>>>

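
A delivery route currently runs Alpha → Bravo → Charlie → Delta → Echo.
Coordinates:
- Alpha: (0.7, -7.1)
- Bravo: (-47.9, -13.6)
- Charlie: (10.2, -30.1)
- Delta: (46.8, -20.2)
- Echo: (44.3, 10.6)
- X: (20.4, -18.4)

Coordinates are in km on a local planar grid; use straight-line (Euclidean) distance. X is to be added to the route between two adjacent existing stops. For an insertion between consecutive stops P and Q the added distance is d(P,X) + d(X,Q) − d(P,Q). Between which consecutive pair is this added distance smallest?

Added distance for inserting X between each consecutive pair:
Alpha–Bravo: 42.1 km
Bravo–Charlie: 23.6 km
Charlie–Delta: 4.1 km
Delta–Echo: 33.1 km
Smallest added distance is 4.1 km, inserting between Charlie and Delta.

between Charlie and Delta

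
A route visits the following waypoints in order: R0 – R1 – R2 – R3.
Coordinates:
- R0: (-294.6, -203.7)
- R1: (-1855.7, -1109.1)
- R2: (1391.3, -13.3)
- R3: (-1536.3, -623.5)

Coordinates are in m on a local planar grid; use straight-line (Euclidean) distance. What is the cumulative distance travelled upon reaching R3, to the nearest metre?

8222 m

Leg distances:
R0→R1: 1804.7 m  (cumulative 1804.7 m)
R1→R2: 3426.9 m  (cumulative 5231.6 m)
R2→R3: 2990.5 m  (cumulative 8222.1 m)
Cumulative distance at R3 ≈ 8222 m.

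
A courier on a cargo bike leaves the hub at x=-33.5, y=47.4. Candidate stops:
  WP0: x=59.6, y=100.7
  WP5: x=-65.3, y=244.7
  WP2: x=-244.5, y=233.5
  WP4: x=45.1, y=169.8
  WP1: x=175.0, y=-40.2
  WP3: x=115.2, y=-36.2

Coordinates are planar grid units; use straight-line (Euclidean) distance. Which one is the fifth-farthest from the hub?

WP4

Distances from the hub (x=-33.5, y=47.4):
WP2: 281.3
WP1: 226.2
WP5: 199.8
WP3: 170.6
WP4: 145.5
WP0: 107.3
The fifth-farthest is WP4 at 145.5.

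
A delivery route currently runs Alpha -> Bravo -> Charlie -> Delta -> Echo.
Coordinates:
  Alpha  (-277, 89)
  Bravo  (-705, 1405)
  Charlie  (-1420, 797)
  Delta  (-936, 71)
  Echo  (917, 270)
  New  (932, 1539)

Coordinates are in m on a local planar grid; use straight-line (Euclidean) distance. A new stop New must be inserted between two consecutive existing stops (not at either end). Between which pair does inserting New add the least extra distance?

Added distance for inserting New between each consecutive pair:
Alpha–Bravo: 2146.5 m
Bravo–Charlie: 3170.2 m
Charlie–Delta: 3969.5 m
Delta–Echo: 1781.2 m
Smallest added distance is 1781.2 m, inserting between Delta and Echo.

between Delta and Echo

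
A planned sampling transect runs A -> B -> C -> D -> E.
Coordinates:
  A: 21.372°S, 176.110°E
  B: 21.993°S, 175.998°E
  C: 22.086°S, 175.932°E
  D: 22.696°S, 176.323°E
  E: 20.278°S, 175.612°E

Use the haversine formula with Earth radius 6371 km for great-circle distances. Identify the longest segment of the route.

Leg distances:
A→B: 70.0 km
B→C: 12.4 km
C→D: 78.8 km
D→E: 278.7 km
The longest leg is D–E at 278.7 km.

D–E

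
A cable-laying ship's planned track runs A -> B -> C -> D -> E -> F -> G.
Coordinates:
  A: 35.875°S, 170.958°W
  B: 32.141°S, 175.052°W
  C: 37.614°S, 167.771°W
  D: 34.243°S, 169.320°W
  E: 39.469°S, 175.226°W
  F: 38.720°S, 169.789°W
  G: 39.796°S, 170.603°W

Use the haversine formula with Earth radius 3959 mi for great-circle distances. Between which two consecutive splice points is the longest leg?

B–C

Leg distances:
A→B: 348.6 mi
B→C: 559.4 mi
C→D: 248.5 mi
D→E: 486.6 mi
E→F: 296.1 mi
F→G: 86.2 mi
The longest leg is B–C at 559.4 mi.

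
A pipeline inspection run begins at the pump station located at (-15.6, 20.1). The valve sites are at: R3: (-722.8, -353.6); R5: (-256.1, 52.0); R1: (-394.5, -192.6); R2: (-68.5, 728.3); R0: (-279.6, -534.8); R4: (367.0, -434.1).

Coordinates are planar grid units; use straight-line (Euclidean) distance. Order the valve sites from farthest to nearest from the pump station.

R3, R2, R0, R4, R1, R5

Distance from the pump station at (-15.6, 20.1) to each:
R3 (-722.8, -353.6): 799.9
R2 (-68.5, 728.3): 710.2
R0 (-279.6, -534.8): 614.5
R4 (367.0, -434.1): 593.9
R1 (-394.5, -192.6): 434.5
R5 (-256.1, 52.0): 242.6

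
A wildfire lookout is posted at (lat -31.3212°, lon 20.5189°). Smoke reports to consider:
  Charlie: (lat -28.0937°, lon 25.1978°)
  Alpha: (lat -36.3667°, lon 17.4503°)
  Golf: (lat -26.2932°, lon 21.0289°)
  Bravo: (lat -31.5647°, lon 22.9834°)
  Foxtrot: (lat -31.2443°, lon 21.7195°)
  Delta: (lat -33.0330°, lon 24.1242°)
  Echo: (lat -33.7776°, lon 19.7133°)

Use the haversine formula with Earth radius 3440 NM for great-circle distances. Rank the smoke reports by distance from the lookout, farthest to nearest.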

<<<

■ Exercise prompt ■
Go through the data and copy every line that includes "planned".

■ Solved exercise ■
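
A planned sampling transect runs A -> B -> C -> D -> E.
A cable-laying ship's planned track runs A -> B -> C -> D -> E -> F -> G.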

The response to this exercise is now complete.